Stored data

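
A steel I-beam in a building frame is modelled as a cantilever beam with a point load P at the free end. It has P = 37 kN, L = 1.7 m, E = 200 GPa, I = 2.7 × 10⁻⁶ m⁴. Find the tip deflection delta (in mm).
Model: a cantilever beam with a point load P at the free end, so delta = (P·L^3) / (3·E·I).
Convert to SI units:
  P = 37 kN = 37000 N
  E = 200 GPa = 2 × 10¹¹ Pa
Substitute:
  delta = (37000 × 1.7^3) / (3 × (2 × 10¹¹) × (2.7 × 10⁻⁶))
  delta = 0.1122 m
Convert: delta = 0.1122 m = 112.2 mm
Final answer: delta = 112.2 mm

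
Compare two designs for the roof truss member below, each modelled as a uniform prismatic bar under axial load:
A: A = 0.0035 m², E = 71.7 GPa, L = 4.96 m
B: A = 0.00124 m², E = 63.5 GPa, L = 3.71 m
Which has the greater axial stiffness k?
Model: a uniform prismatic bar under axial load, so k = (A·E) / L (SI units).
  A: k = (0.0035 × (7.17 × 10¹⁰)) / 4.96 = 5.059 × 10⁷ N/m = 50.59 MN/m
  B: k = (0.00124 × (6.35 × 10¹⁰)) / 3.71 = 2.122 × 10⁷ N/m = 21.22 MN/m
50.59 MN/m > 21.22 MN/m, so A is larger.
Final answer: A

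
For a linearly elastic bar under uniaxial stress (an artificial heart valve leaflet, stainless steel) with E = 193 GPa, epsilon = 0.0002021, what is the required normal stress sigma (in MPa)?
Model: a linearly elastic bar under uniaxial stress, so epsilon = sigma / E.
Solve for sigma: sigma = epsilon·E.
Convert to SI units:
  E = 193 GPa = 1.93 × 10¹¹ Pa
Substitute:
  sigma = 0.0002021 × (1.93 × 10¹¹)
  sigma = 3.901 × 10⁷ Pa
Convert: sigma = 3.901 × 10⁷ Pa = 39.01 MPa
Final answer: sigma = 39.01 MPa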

### Task to carry out
When you reach the line containing "A: A = 0.0035 m², E = 71.7 GPa, L = 4.96 m" in the data above, start copying exactly, and stop after the line containing "B: A = 0.00124 m², E = 63.5 GPa, L = 3.71 m".

### Response to the task
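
A: A = 0.0035 m², E = 71.7 GPa, L = 4.96 m
B: A = 0.00124 m², E = 63.5 GPa, L = 3.71 m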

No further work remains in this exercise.